***** Data to examine

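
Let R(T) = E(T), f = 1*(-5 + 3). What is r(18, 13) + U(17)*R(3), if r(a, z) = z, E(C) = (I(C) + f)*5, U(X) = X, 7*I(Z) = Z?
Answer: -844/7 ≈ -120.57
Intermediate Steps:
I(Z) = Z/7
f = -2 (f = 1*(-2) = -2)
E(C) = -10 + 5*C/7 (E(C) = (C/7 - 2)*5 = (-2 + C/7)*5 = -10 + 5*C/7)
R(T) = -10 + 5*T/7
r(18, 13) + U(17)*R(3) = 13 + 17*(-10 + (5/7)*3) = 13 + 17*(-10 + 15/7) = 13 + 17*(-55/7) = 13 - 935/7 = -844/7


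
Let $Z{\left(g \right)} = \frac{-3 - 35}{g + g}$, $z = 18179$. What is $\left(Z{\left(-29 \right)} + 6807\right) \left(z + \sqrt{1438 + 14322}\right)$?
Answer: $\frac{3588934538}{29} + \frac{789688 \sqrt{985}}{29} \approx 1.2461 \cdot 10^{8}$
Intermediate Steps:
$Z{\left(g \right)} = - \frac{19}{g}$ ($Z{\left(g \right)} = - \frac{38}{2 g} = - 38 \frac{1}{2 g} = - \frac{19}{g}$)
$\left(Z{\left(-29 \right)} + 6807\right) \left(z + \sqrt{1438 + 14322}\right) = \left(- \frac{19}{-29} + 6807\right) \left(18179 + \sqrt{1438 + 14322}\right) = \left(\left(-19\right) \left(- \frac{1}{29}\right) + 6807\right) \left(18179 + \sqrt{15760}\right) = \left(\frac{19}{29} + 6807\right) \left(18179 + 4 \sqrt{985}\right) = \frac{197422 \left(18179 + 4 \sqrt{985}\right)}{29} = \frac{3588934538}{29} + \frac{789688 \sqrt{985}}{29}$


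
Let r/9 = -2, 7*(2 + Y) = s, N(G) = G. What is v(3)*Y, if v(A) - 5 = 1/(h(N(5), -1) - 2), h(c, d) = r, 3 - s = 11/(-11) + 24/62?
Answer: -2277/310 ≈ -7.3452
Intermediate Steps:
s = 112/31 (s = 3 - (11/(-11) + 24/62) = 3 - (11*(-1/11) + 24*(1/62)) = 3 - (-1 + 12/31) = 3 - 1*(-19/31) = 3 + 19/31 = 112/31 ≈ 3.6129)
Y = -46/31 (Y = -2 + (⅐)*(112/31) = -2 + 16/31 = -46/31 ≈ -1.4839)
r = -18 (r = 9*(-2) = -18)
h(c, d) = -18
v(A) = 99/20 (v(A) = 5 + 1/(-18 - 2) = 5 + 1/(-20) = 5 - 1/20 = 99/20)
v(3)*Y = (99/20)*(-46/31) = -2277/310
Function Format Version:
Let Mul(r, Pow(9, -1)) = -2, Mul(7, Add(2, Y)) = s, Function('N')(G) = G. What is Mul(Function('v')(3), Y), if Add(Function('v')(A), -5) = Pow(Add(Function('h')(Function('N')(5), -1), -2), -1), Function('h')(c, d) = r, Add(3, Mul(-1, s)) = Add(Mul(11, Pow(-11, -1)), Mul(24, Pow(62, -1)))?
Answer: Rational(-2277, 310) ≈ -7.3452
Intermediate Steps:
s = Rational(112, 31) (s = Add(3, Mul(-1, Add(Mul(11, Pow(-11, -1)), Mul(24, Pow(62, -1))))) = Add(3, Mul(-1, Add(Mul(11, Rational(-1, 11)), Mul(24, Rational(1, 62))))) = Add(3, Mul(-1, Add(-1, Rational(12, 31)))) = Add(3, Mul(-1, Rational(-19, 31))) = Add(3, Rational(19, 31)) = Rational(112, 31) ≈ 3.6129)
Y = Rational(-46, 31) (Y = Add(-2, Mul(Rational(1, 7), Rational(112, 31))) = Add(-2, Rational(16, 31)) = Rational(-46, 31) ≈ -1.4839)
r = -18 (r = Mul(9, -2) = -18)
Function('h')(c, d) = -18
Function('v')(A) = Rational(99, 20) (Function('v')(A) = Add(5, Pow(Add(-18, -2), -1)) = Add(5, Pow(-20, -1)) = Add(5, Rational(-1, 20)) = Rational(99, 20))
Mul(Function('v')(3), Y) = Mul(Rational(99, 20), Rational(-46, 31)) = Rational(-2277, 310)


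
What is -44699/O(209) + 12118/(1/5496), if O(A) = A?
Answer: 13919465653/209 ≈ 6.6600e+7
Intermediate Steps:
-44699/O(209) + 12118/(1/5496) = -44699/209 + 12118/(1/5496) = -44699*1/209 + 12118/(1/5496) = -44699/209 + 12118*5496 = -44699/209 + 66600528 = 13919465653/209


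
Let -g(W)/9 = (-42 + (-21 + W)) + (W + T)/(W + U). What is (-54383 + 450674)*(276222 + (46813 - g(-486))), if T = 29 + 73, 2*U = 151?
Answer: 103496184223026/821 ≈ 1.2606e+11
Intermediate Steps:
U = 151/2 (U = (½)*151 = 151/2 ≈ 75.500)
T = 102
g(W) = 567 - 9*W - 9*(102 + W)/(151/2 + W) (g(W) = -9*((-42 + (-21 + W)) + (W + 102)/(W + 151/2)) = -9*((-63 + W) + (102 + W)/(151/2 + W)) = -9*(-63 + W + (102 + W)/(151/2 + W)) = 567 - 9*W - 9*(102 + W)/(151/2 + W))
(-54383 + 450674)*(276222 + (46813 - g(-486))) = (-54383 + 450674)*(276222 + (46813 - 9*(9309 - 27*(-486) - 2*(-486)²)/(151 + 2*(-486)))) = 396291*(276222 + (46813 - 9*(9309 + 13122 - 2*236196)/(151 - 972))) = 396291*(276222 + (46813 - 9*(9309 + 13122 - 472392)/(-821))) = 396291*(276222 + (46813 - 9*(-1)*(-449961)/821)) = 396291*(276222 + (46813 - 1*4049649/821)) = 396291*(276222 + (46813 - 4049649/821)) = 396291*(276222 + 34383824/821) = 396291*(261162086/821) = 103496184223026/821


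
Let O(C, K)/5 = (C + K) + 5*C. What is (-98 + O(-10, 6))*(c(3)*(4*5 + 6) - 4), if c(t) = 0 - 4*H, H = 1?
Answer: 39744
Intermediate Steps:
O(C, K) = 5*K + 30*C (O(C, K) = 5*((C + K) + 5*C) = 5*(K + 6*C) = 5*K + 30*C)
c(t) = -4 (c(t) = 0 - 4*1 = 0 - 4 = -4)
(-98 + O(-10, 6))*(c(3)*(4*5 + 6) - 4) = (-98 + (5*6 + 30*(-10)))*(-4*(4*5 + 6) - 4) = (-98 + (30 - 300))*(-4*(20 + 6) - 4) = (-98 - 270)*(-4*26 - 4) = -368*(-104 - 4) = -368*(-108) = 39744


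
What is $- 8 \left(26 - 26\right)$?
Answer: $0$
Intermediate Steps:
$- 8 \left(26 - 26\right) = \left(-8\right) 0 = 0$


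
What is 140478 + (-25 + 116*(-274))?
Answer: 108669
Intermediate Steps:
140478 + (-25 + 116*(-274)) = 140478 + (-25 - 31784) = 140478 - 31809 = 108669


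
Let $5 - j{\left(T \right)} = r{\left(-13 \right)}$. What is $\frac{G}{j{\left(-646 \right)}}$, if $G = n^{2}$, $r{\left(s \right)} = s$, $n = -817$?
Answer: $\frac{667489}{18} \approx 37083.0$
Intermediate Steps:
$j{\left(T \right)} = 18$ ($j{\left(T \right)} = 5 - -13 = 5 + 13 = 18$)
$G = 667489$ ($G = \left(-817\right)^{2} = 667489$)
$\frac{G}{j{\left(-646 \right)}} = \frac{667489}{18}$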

**********
***** Data to examine

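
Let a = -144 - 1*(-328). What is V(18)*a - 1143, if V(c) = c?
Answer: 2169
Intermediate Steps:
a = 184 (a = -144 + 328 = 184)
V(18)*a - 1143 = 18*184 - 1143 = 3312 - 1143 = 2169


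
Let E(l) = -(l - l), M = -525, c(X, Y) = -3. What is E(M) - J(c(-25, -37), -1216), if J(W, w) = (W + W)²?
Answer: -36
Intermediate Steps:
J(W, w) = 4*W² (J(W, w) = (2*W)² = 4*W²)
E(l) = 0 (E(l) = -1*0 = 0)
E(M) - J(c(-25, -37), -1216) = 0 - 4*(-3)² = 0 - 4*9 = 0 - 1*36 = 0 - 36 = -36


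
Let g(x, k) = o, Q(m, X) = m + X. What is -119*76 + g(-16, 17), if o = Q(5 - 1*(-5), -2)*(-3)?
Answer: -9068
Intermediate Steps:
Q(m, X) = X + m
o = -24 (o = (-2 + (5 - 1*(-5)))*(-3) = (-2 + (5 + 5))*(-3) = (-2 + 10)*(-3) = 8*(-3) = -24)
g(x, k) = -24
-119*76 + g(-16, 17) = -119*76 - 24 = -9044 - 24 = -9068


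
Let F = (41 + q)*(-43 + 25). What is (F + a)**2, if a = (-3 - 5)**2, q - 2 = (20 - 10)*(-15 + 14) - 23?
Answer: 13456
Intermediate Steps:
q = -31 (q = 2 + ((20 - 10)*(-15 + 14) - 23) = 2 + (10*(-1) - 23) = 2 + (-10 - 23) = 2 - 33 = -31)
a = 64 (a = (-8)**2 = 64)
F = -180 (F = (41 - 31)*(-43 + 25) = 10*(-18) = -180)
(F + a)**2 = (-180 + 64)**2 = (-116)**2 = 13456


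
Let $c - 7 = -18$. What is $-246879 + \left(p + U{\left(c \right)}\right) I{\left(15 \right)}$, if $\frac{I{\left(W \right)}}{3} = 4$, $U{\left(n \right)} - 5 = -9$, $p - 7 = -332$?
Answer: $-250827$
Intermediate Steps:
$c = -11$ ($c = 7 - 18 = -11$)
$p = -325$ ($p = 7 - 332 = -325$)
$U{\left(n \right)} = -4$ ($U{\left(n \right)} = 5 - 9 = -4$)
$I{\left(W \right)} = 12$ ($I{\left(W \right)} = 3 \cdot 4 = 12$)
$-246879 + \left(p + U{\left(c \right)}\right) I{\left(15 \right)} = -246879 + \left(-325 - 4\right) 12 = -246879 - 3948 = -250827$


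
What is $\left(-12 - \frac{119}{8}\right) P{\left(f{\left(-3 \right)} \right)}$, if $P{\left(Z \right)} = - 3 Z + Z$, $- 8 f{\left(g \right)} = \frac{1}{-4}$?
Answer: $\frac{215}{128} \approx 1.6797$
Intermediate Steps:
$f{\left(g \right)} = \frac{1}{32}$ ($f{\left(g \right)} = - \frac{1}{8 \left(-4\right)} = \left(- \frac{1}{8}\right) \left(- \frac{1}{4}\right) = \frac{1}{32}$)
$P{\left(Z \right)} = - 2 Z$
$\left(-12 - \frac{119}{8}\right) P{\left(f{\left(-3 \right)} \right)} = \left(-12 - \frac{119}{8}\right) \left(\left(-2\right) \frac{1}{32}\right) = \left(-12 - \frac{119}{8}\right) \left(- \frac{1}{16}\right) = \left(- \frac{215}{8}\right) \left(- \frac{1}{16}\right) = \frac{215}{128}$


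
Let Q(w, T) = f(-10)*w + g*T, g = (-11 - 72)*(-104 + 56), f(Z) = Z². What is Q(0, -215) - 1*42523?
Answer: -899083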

**********
***** Data to examine

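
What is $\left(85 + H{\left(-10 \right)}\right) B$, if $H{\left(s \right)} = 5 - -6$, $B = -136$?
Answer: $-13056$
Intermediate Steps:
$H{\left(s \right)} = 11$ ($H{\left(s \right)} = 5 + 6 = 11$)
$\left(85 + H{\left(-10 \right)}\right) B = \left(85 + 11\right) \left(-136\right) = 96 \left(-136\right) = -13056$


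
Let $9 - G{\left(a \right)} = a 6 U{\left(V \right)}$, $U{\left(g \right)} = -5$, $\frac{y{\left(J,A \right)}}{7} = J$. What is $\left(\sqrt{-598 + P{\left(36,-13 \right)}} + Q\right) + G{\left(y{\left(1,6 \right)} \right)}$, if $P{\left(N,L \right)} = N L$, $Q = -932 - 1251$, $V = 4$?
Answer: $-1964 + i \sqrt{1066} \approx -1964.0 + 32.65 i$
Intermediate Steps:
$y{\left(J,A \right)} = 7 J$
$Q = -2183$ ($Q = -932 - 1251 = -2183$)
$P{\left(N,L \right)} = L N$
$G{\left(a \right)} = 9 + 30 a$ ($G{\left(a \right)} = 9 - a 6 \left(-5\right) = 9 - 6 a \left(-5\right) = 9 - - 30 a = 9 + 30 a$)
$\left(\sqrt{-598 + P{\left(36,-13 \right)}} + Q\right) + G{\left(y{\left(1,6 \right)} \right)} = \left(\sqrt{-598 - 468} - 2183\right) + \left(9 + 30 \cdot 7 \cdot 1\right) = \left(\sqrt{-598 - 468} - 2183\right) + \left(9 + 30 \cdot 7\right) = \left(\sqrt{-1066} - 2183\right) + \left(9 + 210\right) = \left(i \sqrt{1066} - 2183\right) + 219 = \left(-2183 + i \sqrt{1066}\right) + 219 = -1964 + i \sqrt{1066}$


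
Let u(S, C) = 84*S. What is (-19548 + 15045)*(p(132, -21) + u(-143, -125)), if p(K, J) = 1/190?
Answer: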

**********

Exercise details: Retype only the lines above between the line with "Let R(T) = E(T), f" and the line with "Answer: -2277/310 ≈ -7.3452", counting those two lines as well, and keep every character as it is.

Expected output:
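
Let R(T) = E(T), f = 1*(-5 + 3). What is r(18, 13) + U(17)*R(3), if r(a, z) = z, E(C) = (I(C) + f)*5, U(X) = X, 7*I(Z) = Z?
Answer: -844/7 ≈ -120.57
Intermediate Steps:
I(Z) = Z/7
f = -2 (f = 1*(-2) = -2)
E(C) = -10 + 5*C/7 (E(C) = (C/7 - 2)*5 = (-2 + C/7)*5 = -10 + 5*C/7)
R(T) = -10 + 5*T/7
r(18, 13) + U(17)*R(3) = 13 + 17*(-10 + (5/7)*3) = 13 + 17*(-10 + 15/7) = 13 + 17*(-55/7) = 13 - 935/7 = -844/7


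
Let $Z{\left(g \right)} = \frac{-3 - 35}{g + g}$, $z = 18179$. What is $\left(Z{\left(-29 \right)} + 6807\right) \left(z + \sqrt{1438 + 14322}\right)$?
Answer: $\frac{3588934538}{29} + \frac{789688 \sqrt{985}}{29} \approx 1.2461 \cdot 10^{8}$
Intermediate Steps:
$Z{\left(g \right)} = - \frac{19}{g}$ ($Z{\left(g \right)} = - \frac{38}{2 g} = - 38 \frac{1}{2 g} = - \frac{19}{g}$)
$\left(Z{\left(-29 \right)} + 6807\right) \left(z + \sqrt{1438 + 14322}\right) = \left(- \frac{19}{-29} + 6807\right) \left(18179 + \sqrt{1438 + 14322}\right) = \left(\left(-19\right) \left(- \frac{1}{29}\right) + 6807\right) \left(18179 + \sqrt{15760}\right) = \left(\frac{19}{29} + 6807\right) \left(18179 + 4 \sqrt{985}\right) = \frac{197422 \left(18179 + 4 \sqrt{985}\right)}{29} = \frac{3588934538}{29} + \frac{789688 \sqrt{985}}{29}$


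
Let r/9 = -2, 7*(2 + Y) = s, N(G) = G. What is v(3)*Y, if v(A) - 5 = 1/(h(N(5), -1) - 2), h(c, d) = r, 3 - s = 11/(-11) + 24/62?
Answer: -2277/310 ≈ -7.3452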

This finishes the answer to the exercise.